Task to carry out » Print the entries exactly as given.

Dataset entries »

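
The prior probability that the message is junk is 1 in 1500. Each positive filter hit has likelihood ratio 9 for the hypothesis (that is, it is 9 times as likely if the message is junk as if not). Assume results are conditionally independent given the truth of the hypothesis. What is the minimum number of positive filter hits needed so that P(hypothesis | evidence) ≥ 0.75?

4

Prior odds = (1/1500)/(1499/1500) = 1/1499.
Likelihood ratio per positive filter hit = 9.
Target posterior odds = 0.75/0.25 = 3.
Need (1/1499) × 9ⁿ ≥ 3, i.e. 9ⁿ ≥ 4497.
9³ = 729 falls short of 4497 but 9⁴ = 6561 reaches it, so n = 4.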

Problem solution »
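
The prior probability that the message is junk is 1 in 1500. Each positive filter hit has likelihood ratio 9 for the hypothesis (that is, it is 9 times as likely if the message is junk as if not). Assume results are conditionally independent given the truth of the hypothesis. What is the minimum number of positive filter hits needed so that P(hypothesis | evidence) ≥ 0.75?

4

Prior odds = (1/1500)/(1499/1500) = 1/1499.
Likelihood ratio per positive filter hit = 9.
Target posterior odds = 0.75/0.25 = 3.
Need (1/1499) × 9ⁿ ≥ 3, i.e. 9ⁿ ≥ 4497.
9³ = 729 falls short of 4497 but 9⁴ = 6561 reaches it, so n = 4.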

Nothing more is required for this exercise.